↓↓↓

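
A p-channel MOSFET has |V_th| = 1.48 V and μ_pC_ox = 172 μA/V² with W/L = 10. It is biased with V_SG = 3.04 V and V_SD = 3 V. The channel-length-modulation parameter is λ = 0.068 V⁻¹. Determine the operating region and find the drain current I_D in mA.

k_p = μ_pC_ox · (W/L) = 1.72 mA/V².
V_ov = V_SG − |V_th| = 3.04 − 1.48 = 1.56 V.
Since V_SD = 3 V ≥ V_ov = 1.56 V, the device is in saturation.
I_D = ½ k_p V_ov² (1 + λ V_SD) = 0.5 × 1.72 × 1.56² × (1 + 0.068 × 3) = 2.52 mA.

Saturation; I_D = 2.52 mA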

↑↑↑

From the first line through the last, give the data above again exactly.

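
A p-channel MOSFET has |V_th| = 1.48 V and μ_pC_ox = 172 μA/V² with W/L = 10. It is biased with V_SG = 3.04 V and V_SD = 3 V. The channel-length-modulation parameter is λ = 0.068 V⁻¹. Determine the operating region and find the drain current I_D in mA.

k_p = μ_pC_ox · (W/L) = 1.72 mA/V².
V_ov = V_SG − |V_th| = 3.04 − 1.48 = 1.56 V.
Since V_SD = 3 V ≥ V_ov = 1.56 V, the device is in saturation.
I_D = ½ k_p V_ov² (1 + λ V_SD) = 0.5 × 1.72 × 1.56² × (1 + 0.068 × 3) = 2.52 mA.

Saturation; I_D = 2.52 mA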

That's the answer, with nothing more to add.